Saved data entries
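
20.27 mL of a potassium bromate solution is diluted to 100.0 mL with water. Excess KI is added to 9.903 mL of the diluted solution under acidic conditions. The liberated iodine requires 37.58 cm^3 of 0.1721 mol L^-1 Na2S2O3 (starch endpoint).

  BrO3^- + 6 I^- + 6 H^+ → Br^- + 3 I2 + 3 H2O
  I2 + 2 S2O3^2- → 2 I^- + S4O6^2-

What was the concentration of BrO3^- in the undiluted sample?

0.5370 mol/L

n(S2O3^2-) = 0.03758 × 0.1721 = 6.468 × 10^-3 mol
n(I2) = n(S2O3^2-)/2 = 3.234 × 10^-3 mol
From the 1:3 ratio, n(BrO3^-) in the aliquot = 1/3 × 3.234 × 10^-3 = 1.078 × 10^-3 mol
[BrO3^-]_dilute = 1.078 × 10^-3 / 0.009903 = 0.1088 mol/L
[BrO3^-]_original = 0.1088 × 100.0/20.27 = 0.5370 mol/L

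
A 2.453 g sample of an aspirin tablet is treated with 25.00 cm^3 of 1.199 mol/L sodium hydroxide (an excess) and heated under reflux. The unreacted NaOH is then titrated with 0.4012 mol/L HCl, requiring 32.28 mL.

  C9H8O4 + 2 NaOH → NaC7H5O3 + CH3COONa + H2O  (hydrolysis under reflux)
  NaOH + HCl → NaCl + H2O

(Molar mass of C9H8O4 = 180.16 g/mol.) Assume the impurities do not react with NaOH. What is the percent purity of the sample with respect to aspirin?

n(NaOH) added = 0.02500 × 1.199 = 0.02998 mol
n(HCl) used in back-titration = 0.03228 × 0.4012 = 0.01295 mol
n(NaOH) left over = 0.01295 mol (1:1 ratio)
n(NaOH) consumed by analyte = 0.02998 − 0.01295 = 0.01702 mol
From the 1:2 ratio, n(C9H8O4) = 1/2 × 0.01702 = 8.512 × 10^-3 mol
mass of C9H8O4 = 8.512 × 10^-3 × 180.16 = 1.534 g
% C9H8O4 = 1.534 / 2.453 × 100 = 62.52 %

62.52 %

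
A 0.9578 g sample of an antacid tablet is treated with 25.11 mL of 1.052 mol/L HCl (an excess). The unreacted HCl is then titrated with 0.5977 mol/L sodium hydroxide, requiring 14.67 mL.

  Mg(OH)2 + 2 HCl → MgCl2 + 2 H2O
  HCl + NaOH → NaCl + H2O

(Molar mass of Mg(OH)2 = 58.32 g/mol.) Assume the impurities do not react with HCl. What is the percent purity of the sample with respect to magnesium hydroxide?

n(HCl) added = 0.02511 × 1.052 = 0.02642 mol
n(NaOH) used in back-titration = 0.01467 × 0.5977 = 8.768 × 10^-3 mol
n(HCl) left over = 8.768 × 10^-3 mol (1:1 ratio)
n(HCl) consumed by analyte = 0.02642 − 8.768 × 10^-3 = 0.01765 mol
From the 1:2 ratio, n(Mg(OH)2) = 1/2 × 0.01765 = 8.824 × 10^-3 mol
mass of Mg(OH)2 = 8.824 × 10^-3 × 58.32 = 0.5146 g
% Mg(OH)2 = 0.5146 / 0.9578 × 100 = 53.73 %

53.73 %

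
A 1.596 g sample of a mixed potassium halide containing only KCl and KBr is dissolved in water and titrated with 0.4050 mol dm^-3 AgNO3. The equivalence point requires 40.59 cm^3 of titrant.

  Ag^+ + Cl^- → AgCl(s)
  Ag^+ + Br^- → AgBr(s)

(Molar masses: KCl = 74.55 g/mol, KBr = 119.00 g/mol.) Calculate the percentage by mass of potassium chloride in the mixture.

n(AgNO3) = 0.04059 × 0.4050 = 0.01644 mol
Let x = n(KCl), y = n(KBr).
Titrant: 1x + 1y = 0.01644;  mass: 74.55x + 119.00y = 1.596
Solving, x = 8.104 × 10^-3 mol, y = 8.335 × 10^-3 mol
mass of KCl = 8.104 × 10^-3 × 74.55 = 0.6042 g
% KCl = 0.6042 / 1.596 × 100 = 37.86 %

37.86 %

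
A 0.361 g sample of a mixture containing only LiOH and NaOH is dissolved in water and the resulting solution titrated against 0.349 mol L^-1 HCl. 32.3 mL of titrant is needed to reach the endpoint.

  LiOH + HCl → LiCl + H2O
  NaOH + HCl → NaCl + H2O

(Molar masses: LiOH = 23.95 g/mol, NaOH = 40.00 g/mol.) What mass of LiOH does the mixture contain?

0.134 g

n(HCl) = 0.0323 × 0.349 = 0.0113 mol
Let x = n(LiOH), y = n(NaOH).
Titrant: 1x + 1y = 0.0113;  mass: 23.95x + 40.00y = 0.361
Solving, x = 5.60 × 10^-3 mol, y = 5.67 × 10^-3 mol
mass of LiOH = 5.60 × 10^-3 × 23.95 = 0.134 g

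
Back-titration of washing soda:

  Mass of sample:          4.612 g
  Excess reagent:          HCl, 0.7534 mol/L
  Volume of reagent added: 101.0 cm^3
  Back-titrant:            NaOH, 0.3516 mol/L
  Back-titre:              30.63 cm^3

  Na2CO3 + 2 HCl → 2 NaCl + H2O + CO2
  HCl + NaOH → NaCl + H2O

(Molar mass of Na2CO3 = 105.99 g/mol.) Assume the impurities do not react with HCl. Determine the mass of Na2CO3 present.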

#### REQUIRED ACTION
The line containing "Na2CO3 + 2 HCl → 2 NaCl + H2O + CO2" and every line after it, up to and including the last line of the records, should be reproduced exactly, with nothing else.

#### THE ANSWER
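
  Na2CO3 + 2 HCl → 2 NaCl + H2O + CO2
  HCl + NaOH → NaCl + H2O

(Molar mass of Na2CO3 = 105.99 g/mol.) Assume the impurities do not react with HCl. Determine the mass of Na2CO3 present.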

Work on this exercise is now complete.